[Dataset entries]
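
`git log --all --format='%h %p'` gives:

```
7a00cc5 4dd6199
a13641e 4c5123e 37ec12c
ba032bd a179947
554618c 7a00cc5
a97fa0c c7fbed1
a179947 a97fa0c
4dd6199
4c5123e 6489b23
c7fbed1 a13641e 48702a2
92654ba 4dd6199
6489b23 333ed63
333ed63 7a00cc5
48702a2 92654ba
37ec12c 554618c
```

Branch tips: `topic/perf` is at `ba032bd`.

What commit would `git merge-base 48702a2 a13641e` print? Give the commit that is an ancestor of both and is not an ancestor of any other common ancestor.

4dd6199

Ancestors of 48702a2: {48702a2, 4dd6199, 92654ba}.
Ancestors of a13641e: {333ed63, 37ec12c, 4c5123e, 4dd6199, 554618c, 6489b23, 7a00cc5, a13641e}.
Common ancestors: {4dd6199}.
The only common ancestor is 4dd6199, so it is the merge base.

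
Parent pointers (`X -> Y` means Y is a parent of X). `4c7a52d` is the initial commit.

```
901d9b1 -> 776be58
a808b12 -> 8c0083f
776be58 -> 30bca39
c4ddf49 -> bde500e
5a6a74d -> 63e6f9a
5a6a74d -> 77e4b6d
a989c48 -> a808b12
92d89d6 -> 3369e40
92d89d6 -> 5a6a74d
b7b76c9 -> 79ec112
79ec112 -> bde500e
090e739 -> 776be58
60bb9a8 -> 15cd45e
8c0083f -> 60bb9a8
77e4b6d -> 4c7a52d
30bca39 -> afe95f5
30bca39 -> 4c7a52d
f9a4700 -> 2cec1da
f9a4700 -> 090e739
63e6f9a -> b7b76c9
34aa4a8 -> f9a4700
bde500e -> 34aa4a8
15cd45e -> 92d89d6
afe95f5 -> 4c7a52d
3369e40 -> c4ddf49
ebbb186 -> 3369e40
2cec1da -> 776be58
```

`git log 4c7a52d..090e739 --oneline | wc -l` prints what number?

4

Reachable from 090e739: {090e739, 30bca39, 4c7a52d, 776be58, afe95f5}.
Reachable from 4c7a52d: {4c7a52d}.
In 090e739's history but not 4c7a52d's: {090e739, 30bca39, 776be58, afe95f5} — 4 commits.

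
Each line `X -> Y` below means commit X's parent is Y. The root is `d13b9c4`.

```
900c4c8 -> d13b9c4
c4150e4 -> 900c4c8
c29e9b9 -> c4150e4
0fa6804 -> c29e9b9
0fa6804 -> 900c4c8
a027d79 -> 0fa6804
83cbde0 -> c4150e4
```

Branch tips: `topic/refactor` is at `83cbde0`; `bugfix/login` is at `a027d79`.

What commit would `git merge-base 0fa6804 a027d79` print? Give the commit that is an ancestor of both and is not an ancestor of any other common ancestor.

Ancestors of 0fa6804: {0fa6804, 900c4c8, c29e9b9, c4150e4, d13b9c4}.
Ancestors of a027d79: {0fa6804, 900c4c8, a027d79, c29e9b9, c4150e4, d13b9c4}.
Common ancestors: {0fa6804, 900c4c8, c29e9b9, c4150e4, d13b9c4}.
Among these, 0fa6804 is not an ancestor of any other common ancestor — it is the merge base.

0fa6804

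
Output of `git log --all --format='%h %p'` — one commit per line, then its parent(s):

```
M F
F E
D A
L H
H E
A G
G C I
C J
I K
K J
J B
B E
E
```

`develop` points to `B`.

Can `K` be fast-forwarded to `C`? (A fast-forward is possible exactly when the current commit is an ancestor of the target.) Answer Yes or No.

No

A fast-forward from K to C is possible iff K is an ancestor of C.
Ancestors of C: {B, C, E, J}.
K is not among them, so fast-forward is not possible.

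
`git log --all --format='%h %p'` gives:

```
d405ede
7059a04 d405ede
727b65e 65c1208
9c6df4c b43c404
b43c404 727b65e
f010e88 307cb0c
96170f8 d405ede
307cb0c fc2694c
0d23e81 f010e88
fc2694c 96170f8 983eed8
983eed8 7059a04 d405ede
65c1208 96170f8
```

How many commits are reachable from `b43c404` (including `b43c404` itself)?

Walking parent pointers from b43c404: reachable set = {65c1208, 727b65e, 96170f8, b43c404, d405ede}.
That is 5 commits.

5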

## What the task asks
The records above are to be repeated exactly, in their entirety.

## Expected answer
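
`git log --all --format='%h %p'` gives:

```
7a00cc5 4dd6199
a13641e 4c5123e 37ec12c
ba032bd a179947
554618c 7a00cc5
a97fa0c c7fbed1
a179947 a97fa0c
4dd6199
4c5123e 6489b23
c7fbed1 a13641e 48702a2
92654ba 4dd6199
6489b23 333ed63
333ed63 7a00cc5
48702a2 92654ba
37ec12c 554618c
```

Branch tips: `topic/perf` is at `ba032bd`.

What commit would `git merge-base 48702a2 a13641e` print? Give the commit that is an ancestor of both and is not an ancestor of any other common ancestor.

4dd6199

Ancestors of 48702a2: {48702a2, 4dd6199, 92654ba}.
Ancestors of a13641e: {333ed63, 37ec12c, 4c5123e, 4dd6199, 554618c, 6489b23, 7a00cc5, a13641e}.
Common ancestors: {4dd6199}.
The only common ancestor is 4dd6199, so it is the merge base.

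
Parent pointers (`X -> Y` means Y is a parent of X). `4c7a52d` is the initial commit.

```
901d9b1 -> 776be58
a808b12 -> 8c0083f
776be58 -> 30bca39
c4ddf49 -> bde500e
5a6a74d -> 63e6f9a
5a6a74d -> 77e4b6d
a989c48 -> a808b12
92d89d6 -> 3369e40
92d89d6 -> 5a6a74d
b7b76c9 -> 79ec112
79ec112 -> bde500e
090e739 -> 776be58
60bb9a8 -> 15cd45e
8c0083f -> 60bb9a8
77e4b6d -> 4c7a52d
30bca39 -> afe95f5
30bca39 -> 4c7a52d
f9a4700 -> 2cec1da
f9a4700 -> 090e739
63e6f9a -> b7b76c9
34aa4a8 -> f9a4700
bde500e -> 34aa4a8
15cd45e -> 92d89d6
afe95f5 -> 4c7a52d
3369e40 -> c4ddf49
ebbb186 -> 3369e40
2cec1da -> 776be58
```

`git log 4c7a52d..090e739 --oneline | wc -l` prints what number?

4

Reachable from 090e739: {090e739, 30bca39, 4c7a52d, 776be58, afe95f5}.
Reachable from 4c7a52d: {4c7a52d}.
In 090e739's history but not 4c7a52d's: {090e739, 30bca39, 776be58, afe95f5} — 4 commits.

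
Each line `X -> Y` below means commit X's parent is Y. The root is `d13b9c4`.

```
900c4c8 -> d13b9c4
c4150e4 -> 900c4c8
c29e9b9 -> c4150e4
0fa6804 -> c29e9b9
0fa6804 -> 900c4c8
a027d79 -> 0fa6804
83cbde0 -> c4150e4
```

Branch tips: `topic/refactor` is at `83cbde0`; `bugfix/login` is at `a027d79`.

What commit would `git merge-base 0fa6804 a027d79` print? Give the commit that is an ancestor of both and is not an ancestor of any other common ancestor.

Ancestors of 0fa6804: {0fa6804, 900c4c8, c29e9b9, c4150e4, d13b9c4}.
Ancestors of a027d79: {0fa6804, 900c4c8, a027d79, c29e9b9, c4150e4, d13b9c4}.
Common ancestors: {0fa6804, 900c4c8, c29e9b9, c4150e4, d13b9c4}.
Among these, 0fa6804 is not an ancestor of any other common ancestor — it is the merge base.

0fa6804

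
Output of `git log --all --format='%h %p'` — one commit per line, then its parent(s):

```
M F
F E
D A
L H
H E
A G
G C I
C J
I K
K J
J B
B E
E
```

`develop` points to `B`.

Can `K` be fast-forwarded to `C`? (A fast-forward is possible exactly when the current commit is an ancestor of the target.) Answer Yes or No.

No

A fast-forward from K to C is possible iff K is an ancestor of C.
Ancestors of C: {B, C, E, J}.
K is not among them, so fast-forward is not possible.

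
`git log --all --format='%h %p'` gives:

```
d405ede
7059a04 d405ede
727b65e 65c1208
9c6df4c b43c404
b43c404 727b65e
f010e88 307cb0c
96170f8 d405ede
307cb0c fc2694c
0d23e81 f010e88
fc2694c 96170f8 983eed8
983eed8 7059a04 d405ede
65c1208 96170f8
```

How many commits are reachable from `b43c404` (including `b43c404` itself)?

Walking parent pointers from b43c404: reachable set = {65c1208, 727b65e, 96170f8, b43c404, d405ede}.
That is 5 commits.

5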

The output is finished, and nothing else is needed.